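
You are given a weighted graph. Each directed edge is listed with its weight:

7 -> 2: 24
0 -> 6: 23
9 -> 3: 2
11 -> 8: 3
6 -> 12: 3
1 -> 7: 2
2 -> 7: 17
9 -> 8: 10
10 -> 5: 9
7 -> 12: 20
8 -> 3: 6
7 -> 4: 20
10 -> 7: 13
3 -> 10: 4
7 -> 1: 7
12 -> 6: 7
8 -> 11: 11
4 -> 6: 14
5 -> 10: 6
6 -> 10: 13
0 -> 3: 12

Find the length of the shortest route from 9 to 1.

Settle nodes by increasing distance from 9:
9: 0
3: 2  (via 9)
10: 6  (via 3)
8: 10  (via 9)
5: 15  (via 10)
7: 19  (via 10)
11: 21  (via 8)
1: 26  (via 7)
Shortest route: 9–3–10–7–1 = 26.

26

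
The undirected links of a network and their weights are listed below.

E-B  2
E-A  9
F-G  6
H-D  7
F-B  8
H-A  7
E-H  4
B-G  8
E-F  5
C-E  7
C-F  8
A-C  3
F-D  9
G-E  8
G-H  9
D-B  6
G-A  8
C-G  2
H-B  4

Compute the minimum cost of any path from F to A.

Settle nodes by increasing distance from F:
F: 0
E: 5  (via F)
G: 6  (via F)
B: 7  (via E)
C: 8  (via F)
D: 9  (via F)
H: 9  (via E)
A: 11  (via C)
Shortest route: F → C → A = 11.

11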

----------

• _Task brief_:
Look through the material and copy each line that has "listed".

• _Answer to this task_:
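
You are given a weighted graph. Each directed edge is listed with its weight:
The undirected links of a network and their weights are listed below.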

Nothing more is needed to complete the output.